• [Try it] Every entry below must be transcribed exactly, with no line missing.

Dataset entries
== Segment start ==

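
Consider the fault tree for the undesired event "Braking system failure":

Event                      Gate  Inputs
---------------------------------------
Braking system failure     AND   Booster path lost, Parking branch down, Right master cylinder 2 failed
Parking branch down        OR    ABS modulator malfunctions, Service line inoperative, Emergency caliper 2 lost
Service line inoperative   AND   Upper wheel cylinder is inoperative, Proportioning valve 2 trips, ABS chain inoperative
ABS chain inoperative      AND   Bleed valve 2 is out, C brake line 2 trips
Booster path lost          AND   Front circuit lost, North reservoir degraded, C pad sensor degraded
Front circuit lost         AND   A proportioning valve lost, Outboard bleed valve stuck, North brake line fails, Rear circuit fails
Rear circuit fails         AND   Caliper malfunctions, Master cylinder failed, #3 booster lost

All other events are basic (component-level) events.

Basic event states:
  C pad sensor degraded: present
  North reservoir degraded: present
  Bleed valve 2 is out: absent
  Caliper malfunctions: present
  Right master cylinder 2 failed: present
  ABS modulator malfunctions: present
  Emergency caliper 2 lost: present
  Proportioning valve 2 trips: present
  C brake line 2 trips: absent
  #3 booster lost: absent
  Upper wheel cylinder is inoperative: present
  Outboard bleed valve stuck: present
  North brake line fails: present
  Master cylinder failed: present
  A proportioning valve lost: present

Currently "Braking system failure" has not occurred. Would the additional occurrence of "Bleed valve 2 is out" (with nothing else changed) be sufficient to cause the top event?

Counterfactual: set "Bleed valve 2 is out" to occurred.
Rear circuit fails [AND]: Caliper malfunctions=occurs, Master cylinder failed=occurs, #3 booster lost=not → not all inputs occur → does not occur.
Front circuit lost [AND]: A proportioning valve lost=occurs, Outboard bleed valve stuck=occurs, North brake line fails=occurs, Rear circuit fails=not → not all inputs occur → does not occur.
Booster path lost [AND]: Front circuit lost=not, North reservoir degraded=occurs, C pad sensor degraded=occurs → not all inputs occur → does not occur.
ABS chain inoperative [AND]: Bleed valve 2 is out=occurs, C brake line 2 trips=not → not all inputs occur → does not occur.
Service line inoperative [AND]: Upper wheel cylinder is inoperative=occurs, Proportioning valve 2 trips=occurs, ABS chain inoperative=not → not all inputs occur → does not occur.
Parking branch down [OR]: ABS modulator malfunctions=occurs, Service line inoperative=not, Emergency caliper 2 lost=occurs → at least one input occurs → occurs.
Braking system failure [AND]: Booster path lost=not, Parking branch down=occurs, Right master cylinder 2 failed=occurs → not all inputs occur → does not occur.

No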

== Segment end ==

• [Worked solution]
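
Consider the fault tree for the undesired event "Braking system failure":

Event                      Gate  Inputs
---------------------------------------
Braking system failure     AND   Booster path lost, Parking branch down, Right master cylinder 2 failed
Parking branch down        OR    ABS modulator malfunctions, Service line inoperative, Emergency caliper 2 lost
Service line inoperative   AND   Upper wheel cylinder is inoperative, Proportioning valve 2 trips, ABS chain inoperative
ABS chain inoperative      AND   Bleed valve 2 is out, C brake line 2 trips
Booster path lost          AND   Front circuit lost, North reservoir degraded, C pad sensor degraded
Front circuit lost         AND   A proportioning valve lost, Outboard bleed valve stuck, North brake line fails, Rear circuit fails
Rear circuit fails         AND   Caliper malfunctions, Master cylinder failed, #3 booster lost

All other events are basic (component-level) events.

Basic event states:
  C pad sensor degraded: present
  North reservoir degraded: present
  Bleed valve 2 is out: absent
  Caliper malfunctions: present
  Right master cylinder 2 failed: present
  ABS modulator malfunctions: present
  Emergency caliper 2 lost: present
  Proportioning valve 2 trips: present
  C brake line 2 trips: absent
  #3 booster lost: absent
  Upper wheel cylinder is inoperative: present
  Outboard bleed valve stuck: present
  North brake line fails: present
  Master cylinder failed: present
  A proportioning valve lost: present

Currently "Braking system failure" has not occurred. Would the additional occurrence of "Bleed valve 2 is out" (with nothing else changed) be sufficient to cause the top event?

Counterfactual: set "Bleed valve 2 is out" to occurred.
Rear circuit fails [AND]: Caliper malfunctions=occurs, Master cylinder failed=occurs, #3 booster lost=not → not all inputs occur → does not occur.
Front circuit lost [AND]: A proportioning valve lost=occurs, Outboard bleed valve stuck=occurs, North brake line fails=occurs, Rear circuit fails=not → not all inputs occur → does not occur.
Booster path lost [AND]: Front circuit lost=not, North reservoir degraded=occurs, C pad sensor degraded=occurs → not all inputs occur → does not occur.
ABS chain inoperative [AND]: Bleed valve 2 is out=occurs, C brake line 2 trips=not → not all inputs occur → does not occur.
Service line inoperative [AND]: Upper wheel cylinder is inoperative=occurs, Proportioning valve 2 trips=occurs, ABS chain inoperative=not → not all inputs occur → does not occur.
Parking branch down [OR]: ABS modulator malfunctions=occurs, Service line inoperative=not, Emergency caliper 2 lost=occurs → at least one input occurs → occurs.
Braking system failure [AND]: Booster path lost=not, Parking branch down=occurs, Right master cylinder 2 failed=occurs → not all inputs occur → does not occur.

No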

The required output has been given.